**Aim of the task:** Scan the listing below for the word "when", then copy each line that has it.

= = = = = = =

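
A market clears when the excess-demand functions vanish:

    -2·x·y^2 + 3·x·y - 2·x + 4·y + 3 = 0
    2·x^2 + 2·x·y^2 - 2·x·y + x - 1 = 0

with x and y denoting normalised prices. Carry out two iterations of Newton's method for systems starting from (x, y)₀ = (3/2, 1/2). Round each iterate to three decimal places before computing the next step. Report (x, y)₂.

(0.434, -0.353)

At (3/2, 1/2): F = (3.500, 4.250).
Jacobian J = [[-2·y^2 + 3·y - 2, -4·x·y + 3·x + 4], [4·x + 2·y^2 - 2·y + 1, 4·x·y - 2·x]].
At the point, J = [[-1.000, 5.500], [6.500, 0.000]] (det J = -35.750).
Solving J·Δ = −F gives Δ = (-0.654, -0.755).
Then the next iterate is (x, y)₁ = (0.846, -0.255).
Round to (0.846, -0.255) and repeat: F = (-0.46921, 1.81891), J = [[-2.89505, 7.40092], [5.02405, -2.55492]].
Δ = (-0.412, -0.098), so (x, y)₂ = (0.434, -0.353).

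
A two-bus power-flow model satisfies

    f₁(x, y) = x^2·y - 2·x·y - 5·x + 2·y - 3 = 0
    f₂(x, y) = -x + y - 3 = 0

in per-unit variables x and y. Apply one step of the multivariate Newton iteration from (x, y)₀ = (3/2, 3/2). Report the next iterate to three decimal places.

(-0.667, 2.333)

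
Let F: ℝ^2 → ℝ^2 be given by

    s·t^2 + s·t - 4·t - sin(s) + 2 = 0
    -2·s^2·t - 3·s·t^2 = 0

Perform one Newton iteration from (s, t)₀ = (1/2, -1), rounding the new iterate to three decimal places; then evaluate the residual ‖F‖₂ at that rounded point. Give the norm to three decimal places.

At (1/2, -1): F = (5.52057, -1.000).
Jacobian J = [[t^2 + t - cos(s), 2·s·t + s - 4], [-4·s·t - 3·t^2, -2·s^2 - 6·s·t]].
At the point, J = [[-0.87758, -4.500], [-1.000, 2.500]] (det J = -6.69396).
Solving J·Δ = −F gives Δ = (1.390, 0.956).
Then the next iterate is (s, t)₁ = (1.890, -0.044).
Re-evaluating at (1.890, -0.044): F = (1.14701, 0.30337), so ‖F‖₂ = 1.186.

1.186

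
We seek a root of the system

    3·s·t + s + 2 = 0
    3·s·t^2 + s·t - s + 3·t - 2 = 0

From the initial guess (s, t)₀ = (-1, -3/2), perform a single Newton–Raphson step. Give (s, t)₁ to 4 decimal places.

(0.0971, -0.9466)

At (-1, -3/2): F = (5.5000, -10.7500).
Jacobian J = [[3·t + 1, 3·s], [3·t^2 + t - 1, 6·s·t + s + 3]].
At the point, J = [[-3.5000, -3.0000], [4.2500, 11.0000]] (det J = -25.7500).
Solving J·Δ = −F gives Δ = (1.0971, 0.5534).
Then the next iterate is (s, t)₁ = (0.0971, -0.9466).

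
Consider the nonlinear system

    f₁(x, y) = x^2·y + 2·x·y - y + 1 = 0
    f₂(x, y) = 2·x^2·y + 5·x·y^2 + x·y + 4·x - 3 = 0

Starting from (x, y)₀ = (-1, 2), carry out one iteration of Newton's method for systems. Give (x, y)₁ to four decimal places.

(-1.1944, 0.5000)

At (-1, 2): F = (-3.0000, -25.0000).
Jacobian J = [[2·x·y + 2·y, x^2 + 2·x - 1], [4·x·y + 5·y^2 + y + 4, 2·x^2 + 10·x·y + x]].
At the point, J = [[0.0000, -2.0000], [18.0000, -19.0000]] (det J = 36.0000).
Solving J·Δ = −F gives Δ = (-0.1944, -1.5000).
Then the next iterate is (x, y)₁ = (-1.1944, 0.5000).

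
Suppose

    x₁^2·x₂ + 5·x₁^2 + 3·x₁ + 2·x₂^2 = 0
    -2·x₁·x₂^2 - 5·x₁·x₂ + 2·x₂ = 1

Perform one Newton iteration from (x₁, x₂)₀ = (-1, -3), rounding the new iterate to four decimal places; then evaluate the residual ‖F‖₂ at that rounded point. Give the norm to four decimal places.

111.7781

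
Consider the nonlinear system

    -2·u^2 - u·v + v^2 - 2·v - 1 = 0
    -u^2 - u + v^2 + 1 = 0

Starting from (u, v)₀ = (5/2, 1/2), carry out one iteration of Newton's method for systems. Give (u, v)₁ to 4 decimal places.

At (5/2, 1/2): F = (-15.5000, -7.5000).
Jacobian J = [[-4·u - v, -u + 2·v - 2], [-2·u - 1, 2·v]].
At the point, J = [[-10.5000, -3.5000], [-6.0000, 1.0000]] (det J = -31.5000).
Solving J·Δ = −F gives Δ = (-1.3254, -0.4524).
Then the next iterate is (u, v)₁ = (1.1746, 0.0476).

(1.1746, 0.0476)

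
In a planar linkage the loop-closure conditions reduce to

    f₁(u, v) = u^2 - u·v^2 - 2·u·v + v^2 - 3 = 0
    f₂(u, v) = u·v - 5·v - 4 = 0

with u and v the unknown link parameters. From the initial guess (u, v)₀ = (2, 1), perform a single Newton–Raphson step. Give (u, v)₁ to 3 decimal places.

(12.000, 2.000)

At (2, 1): F = (-4.000, -7.000).
Jacobian J = [[2·u - v^2 - 2·v, -2·u·v - 2·u + 2·v], [v, u - 5]].
At the point, J = [[1.000, -6.000], [1.000, -3.000]] (det J = 3.000).
Solving J·Δ = −F gives Δ = (10.000, 1.000).
Then the next iterate is (u, v)₁ = (12.000, 2.000).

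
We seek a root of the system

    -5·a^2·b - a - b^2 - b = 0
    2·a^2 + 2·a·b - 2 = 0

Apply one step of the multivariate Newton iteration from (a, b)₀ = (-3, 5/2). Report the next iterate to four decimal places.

(-2.0506, 1.5590)

At (-3, 5/2): F = (-118.2500, 1.0000).
Jacobian J = [[-10·a·b - 1, -5·a^2 - 2·b - 1], [4·a + 2·b, 2·a]].
At the point, J = [[74.0000, -51.0000], [-7.0000, -6.0000]] (det J = -801.0000).
Solving J·Δ = −F gives Δ = (0.9494, -0.9410).
Then the next iterate is (a, b)₁ = (-2.0506, 1.5590).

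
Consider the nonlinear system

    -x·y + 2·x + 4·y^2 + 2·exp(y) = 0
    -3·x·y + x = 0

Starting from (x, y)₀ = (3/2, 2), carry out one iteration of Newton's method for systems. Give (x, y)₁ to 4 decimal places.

At (3/2, 2): F = (30.778112, -7.5000).
Jacobian J = [[-y + 2, -x + 8·y + 2·exp(y)], [-3·y + 1, -3·x]].
At the point, J = [[0.0000, 29.278112], [-5.0000, -4.5000]] (det J = 146.390561).
Solving J·Δ = −F gives Δ = (-0.5539, -1.0512).
Then the next iterate is (x, y)₁ = (0.9461, 0.9488).

(0.9461, 0.9488)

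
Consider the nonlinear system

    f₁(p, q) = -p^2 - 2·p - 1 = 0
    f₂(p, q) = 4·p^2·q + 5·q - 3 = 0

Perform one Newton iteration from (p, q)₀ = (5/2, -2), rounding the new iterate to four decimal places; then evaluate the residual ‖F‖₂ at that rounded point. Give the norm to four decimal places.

19.4342

At (5/2, -2): F = (-12.2500, -63.0000).
Jacobian J = [[-2·p - 2, 0], [8·p·q, 4·p^2 + 5]].
At the point, J = [[-7.0000, 0.0000], [-40.0000, 30.0000]] (det J = -210.0000).
Solving J·Δ = −F gives Δ = (-1.7500, -0.2333).
Then the next iterate is (p, q)₁ = (0.7500, -2.2333).
Re-evaluating at (0.7500, -2.2333): F = (-3.0625, -19.191425), so ‖F‖₂ = 19.4342.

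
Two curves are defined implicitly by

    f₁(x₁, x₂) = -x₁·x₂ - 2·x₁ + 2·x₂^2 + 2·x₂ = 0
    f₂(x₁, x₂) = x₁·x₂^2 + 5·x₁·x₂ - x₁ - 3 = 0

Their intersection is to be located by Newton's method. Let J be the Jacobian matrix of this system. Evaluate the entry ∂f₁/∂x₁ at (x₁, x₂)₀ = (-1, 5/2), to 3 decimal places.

∂f₁/∂x₁ = -x₂ - 2.
At (-1, 5/2) this is -4.500.

-4.500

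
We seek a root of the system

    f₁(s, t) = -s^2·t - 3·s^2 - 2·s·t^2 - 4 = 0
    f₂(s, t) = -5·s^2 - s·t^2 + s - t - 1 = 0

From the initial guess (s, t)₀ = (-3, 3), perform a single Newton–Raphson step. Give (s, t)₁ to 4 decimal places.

(-0.8924, 1.7431)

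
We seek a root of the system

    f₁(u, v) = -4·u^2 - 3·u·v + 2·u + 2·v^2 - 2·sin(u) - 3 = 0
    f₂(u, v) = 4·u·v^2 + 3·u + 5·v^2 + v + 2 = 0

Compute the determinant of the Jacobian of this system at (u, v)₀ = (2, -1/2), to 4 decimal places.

172.0125

J = [[-8·u - 3·v - 2·cos(u) + 2, -3·u + 4·v], [4·v^2 + 3, 8·u·v + 10·v + 1]].
At the point, J = [[-11.667706, -8.0000], [4.0000, -12.0000]].
det J = 172.0125.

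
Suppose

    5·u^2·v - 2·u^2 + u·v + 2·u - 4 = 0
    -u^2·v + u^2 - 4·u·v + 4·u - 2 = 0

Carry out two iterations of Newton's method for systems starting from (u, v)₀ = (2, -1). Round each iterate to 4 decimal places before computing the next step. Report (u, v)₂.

(-2.5521, 1.3556)

At (2, -1): F = (-30.0000, 22.0000).
Jacobian J = [[10·u·v - 4·u + v + 2, 5·u^2 + u], [-2·u·v + 2·u - 4·v + 4, -u^2 - 4·u]].
At the point, J = [[-27.0000, 22.0000], [16.0000, -12.0000]] (det J = -28.0000).
Solving J·Δ = −F gives Δ = (-4.4286, -4.0714).
Then the next iterate is (u, v)₁ = (-2.4286, -5.0714).
Round to (-2.4286, -5.0714) and repeat: F = (-157.895064, -25.170296), J = [[129.807020, 27.061890], [-5.204404, 3.816302]].
Δ = (-0.1235, 6.4270), so (u, v)₂ = (-2.5521, 1.3556).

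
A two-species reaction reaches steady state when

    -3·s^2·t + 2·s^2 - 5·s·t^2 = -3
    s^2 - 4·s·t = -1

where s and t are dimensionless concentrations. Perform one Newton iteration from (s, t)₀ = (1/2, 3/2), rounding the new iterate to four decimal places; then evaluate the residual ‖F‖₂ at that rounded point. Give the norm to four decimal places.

4.9119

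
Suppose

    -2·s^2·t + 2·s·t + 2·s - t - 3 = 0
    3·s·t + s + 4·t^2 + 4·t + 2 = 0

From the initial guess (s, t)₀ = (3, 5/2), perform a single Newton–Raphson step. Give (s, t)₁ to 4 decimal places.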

= = = = = = =

**Completed task:**
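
A market clears when the excess-demand functions vanish:
A two-species reaction reaches steady state when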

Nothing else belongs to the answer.